*Your objective*. Whenever the word "prices" shows up in a line of the data, copy that line.

[Working data]

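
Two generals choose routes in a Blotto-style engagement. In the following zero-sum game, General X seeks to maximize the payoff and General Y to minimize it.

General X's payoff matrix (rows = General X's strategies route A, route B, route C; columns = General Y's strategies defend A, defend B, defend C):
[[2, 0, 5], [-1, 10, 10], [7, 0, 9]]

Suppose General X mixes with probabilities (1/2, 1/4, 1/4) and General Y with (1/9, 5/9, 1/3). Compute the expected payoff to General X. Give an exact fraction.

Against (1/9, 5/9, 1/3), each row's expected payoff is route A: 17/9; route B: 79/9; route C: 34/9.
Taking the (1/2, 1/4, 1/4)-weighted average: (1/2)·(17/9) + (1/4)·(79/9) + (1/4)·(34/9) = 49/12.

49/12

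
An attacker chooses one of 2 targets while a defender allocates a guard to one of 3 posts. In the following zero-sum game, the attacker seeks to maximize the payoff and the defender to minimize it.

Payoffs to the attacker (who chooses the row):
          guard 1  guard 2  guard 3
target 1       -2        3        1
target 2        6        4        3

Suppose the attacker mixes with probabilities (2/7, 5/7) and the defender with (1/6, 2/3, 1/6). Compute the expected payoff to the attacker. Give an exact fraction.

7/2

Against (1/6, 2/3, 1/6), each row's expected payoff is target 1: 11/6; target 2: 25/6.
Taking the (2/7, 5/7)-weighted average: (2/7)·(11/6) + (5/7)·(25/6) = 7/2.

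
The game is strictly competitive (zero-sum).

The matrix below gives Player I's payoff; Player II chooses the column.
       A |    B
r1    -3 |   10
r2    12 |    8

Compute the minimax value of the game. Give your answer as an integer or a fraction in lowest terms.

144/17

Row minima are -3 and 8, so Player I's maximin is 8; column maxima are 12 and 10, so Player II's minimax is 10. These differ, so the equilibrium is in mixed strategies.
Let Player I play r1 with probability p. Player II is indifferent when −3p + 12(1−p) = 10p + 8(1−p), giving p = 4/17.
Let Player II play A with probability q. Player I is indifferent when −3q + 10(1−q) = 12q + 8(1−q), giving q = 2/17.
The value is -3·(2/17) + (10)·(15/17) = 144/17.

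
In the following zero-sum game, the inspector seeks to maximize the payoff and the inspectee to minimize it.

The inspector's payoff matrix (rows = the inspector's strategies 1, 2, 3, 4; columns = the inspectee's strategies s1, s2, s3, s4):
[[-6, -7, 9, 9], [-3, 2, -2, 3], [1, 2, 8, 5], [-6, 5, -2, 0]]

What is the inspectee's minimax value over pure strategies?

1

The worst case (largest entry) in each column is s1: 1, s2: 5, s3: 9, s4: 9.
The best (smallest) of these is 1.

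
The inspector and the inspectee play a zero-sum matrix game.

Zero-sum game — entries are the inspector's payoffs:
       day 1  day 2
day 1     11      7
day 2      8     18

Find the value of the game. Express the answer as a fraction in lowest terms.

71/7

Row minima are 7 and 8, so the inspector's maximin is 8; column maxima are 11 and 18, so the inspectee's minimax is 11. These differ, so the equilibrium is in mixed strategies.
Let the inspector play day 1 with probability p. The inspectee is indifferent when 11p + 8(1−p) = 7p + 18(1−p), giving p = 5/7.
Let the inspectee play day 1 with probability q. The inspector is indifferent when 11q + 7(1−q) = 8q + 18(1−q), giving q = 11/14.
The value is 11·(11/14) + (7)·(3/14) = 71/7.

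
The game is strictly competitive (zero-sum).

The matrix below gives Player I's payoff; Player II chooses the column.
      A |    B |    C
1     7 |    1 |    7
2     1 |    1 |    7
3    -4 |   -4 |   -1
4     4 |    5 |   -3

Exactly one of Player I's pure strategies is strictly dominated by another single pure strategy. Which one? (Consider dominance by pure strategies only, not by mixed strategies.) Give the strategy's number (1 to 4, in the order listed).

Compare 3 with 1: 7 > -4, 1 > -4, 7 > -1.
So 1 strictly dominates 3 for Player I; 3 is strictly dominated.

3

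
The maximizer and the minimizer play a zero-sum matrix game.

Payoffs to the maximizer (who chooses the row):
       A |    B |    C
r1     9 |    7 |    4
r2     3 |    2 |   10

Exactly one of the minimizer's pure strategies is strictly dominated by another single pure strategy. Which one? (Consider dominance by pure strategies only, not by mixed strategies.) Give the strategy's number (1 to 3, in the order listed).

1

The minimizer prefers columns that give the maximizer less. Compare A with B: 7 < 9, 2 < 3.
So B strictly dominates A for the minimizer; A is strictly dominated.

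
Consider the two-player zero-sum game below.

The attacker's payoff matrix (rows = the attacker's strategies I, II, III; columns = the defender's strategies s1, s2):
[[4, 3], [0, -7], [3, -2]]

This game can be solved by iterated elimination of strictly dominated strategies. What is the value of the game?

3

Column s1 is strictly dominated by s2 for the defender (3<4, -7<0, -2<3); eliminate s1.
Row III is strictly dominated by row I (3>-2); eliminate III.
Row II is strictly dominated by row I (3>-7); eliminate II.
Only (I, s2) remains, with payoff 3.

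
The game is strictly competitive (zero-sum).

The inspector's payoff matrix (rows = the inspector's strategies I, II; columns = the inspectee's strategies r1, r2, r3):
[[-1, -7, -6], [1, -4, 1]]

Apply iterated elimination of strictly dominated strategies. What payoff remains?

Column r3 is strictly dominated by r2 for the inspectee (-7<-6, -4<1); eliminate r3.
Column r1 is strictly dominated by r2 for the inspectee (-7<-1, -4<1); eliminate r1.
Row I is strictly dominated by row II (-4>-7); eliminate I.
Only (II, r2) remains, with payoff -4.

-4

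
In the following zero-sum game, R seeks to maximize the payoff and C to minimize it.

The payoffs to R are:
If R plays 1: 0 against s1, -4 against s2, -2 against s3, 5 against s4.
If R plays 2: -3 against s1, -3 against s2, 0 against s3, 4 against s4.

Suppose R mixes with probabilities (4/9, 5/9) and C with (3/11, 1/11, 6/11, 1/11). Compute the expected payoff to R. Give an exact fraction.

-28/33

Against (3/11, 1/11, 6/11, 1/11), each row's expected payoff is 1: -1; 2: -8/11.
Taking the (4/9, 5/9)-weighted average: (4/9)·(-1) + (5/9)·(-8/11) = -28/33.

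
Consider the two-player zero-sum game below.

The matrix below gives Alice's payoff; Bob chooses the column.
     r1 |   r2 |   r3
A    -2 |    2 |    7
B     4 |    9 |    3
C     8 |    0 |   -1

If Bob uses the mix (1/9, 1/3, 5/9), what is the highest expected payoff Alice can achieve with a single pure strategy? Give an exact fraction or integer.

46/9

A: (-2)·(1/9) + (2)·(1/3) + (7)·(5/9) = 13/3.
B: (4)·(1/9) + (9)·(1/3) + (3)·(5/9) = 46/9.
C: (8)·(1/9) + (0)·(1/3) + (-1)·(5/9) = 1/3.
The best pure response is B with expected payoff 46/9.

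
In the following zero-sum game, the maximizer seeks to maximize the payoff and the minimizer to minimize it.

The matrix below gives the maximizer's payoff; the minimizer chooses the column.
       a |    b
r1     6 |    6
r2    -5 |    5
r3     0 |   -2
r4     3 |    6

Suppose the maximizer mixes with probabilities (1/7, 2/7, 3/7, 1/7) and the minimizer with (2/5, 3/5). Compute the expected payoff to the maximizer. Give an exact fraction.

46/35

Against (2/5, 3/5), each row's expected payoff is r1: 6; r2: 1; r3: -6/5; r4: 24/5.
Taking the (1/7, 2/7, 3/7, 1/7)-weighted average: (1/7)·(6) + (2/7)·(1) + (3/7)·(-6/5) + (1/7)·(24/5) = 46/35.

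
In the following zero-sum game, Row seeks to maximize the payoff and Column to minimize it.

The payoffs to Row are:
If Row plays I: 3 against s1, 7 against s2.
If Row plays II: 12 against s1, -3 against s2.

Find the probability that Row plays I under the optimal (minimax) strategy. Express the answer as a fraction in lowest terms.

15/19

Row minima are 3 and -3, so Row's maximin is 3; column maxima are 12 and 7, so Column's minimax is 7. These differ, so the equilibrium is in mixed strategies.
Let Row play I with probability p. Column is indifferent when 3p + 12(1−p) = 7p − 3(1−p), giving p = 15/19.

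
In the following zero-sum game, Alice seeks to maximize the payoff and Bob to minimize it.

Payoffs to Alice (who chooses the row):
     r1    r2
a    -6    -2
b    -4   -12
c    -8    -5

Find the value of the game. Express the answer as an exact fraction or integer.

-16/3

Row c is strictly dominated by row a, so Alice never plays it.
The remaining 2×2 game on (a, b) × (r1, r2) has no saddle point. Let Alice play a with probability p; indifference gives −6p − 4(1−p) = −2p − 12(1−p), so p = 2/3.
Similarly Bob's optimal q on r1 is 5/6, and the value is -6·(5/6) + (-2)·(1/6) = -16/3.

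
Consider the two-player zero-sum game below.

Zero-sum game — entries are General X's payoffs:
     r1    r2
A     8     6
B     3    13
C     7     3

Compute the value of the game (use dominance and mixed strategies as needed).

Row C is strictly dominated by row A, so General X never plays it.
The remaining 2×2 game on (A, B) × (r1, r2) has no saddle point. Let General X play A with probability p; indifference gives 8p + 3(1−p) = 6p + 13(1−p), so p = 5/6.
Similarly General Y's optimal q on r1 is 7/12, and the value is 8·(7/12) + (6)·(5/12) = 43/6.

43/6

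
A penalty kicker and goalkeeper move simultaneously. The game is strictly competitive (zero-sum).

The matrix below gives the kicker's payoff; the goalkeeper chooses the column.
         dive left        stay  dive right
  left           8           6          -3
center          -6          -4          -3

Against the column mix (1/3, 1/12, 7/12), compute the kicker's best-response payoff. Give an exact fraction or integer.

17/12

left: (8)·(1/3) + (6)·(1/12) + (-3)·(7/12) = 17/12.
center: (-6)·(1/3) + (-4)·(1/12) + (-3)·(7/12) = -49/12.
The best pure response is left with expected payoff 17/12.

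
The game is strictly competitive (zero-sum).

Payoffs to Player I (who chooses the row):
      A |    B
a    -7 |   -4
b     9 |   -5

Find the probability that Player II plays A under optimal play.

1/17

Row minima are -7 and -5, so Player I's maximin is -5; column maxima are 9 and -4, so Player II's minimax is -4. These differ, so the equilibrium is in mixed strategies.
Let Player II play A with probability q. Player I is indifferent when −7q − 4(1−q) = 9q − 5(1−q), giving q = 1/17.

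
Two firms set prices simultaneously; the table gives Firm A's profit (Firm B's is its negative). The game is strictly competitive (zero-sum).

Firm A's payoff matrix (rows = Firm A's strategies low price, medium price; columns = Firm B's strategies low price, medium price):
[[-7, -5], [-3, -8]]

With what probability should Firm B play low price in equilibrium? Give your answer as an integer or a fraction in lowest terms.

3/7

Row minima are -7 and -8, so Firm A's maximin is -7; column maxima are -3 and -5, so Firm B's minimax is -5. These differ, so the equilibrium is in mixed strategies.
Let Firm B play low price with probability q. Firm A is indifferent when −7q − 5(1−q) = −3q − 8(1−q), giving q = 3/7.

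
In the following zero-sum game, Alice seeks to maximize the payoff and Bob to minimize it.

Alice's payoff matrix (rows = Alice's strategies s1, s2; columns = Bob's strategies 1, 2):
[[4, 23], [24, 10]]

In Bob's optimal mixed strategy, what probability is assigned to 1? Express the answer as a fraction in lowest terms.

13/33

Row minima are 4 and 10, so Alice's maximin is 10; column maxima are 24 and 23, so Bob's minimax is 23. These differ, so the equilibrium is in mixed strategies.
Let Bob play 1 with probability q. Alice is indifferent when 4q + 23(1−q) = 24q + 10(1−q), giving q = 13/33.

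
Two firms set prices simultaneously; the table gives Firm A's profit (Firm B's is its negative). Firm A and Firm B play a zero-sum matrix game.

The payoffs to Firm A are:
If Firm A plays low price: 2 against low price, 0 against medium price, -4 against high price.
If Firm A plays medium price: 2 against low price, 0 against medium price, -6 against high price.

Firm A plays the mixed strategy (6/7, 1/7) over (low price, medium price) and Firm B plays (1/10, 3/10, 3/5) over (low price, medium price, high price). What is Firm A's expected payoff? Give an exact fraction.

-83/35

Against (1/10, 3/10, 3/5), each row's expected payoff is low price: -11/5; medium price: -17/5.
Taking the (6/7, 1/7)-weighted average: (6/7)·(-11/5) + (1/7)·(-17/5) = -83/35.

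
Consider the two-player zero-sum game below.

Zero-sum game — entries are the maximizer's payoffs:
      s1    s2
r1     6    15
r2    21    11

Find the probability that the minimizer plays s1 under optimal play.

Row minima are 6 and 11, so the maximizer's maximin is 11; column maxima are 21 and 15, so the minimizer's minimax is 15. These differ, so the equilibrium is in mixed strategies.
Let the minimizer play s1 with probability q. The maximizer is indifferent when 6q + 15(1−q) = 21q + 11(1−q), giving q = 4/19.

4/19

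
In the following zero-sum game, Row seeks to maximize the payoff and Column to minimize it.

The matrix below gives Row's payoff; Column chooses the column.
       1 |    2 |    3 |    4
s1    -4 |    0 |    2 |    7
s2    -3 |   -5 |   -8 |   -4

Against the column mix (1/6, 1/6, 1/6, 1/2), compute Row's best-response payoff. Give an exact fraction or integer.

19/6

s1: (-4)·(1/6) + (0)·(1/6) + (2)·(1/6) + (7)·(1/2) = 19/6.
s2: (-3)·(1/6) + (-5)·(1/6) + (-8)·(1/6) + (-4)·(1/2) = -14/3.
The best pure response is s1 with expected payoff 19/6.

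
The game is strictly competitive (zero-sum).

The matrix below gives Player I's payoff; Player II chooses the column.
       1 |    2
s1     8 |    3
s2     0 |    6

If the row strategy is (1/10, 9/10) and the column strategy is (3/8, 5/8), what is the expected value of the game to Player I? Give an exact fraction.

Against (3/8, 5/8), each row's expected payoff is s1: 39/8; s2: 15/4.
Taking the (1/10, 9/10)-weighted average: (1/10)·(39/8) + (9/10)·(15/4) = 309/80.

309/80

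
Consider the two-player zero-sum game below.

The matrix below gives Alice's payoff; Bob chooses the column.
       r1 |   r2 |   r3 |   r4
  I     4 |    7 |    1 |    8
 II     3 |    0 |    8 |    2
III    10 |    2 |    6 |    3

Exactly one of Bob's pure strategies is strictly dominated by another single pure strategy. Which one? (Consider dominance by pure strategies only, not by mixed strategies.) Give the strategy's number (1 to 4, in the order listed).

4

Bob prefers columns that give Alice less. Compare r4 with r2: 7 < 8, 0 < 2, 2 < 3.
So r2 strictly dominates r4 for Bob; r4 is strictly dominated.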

[/Working data]

*Written solution*.
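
Two firms set prices simultaneously; the table gives Firm A's profit (Firm B's is its negative). The game is strictly competitive (zero-sum).
Two firms set prices simultaneously; the table gives Firm A's profit (Firm B's is its negative). Firm A and Firm B play a zero-sum matrix game.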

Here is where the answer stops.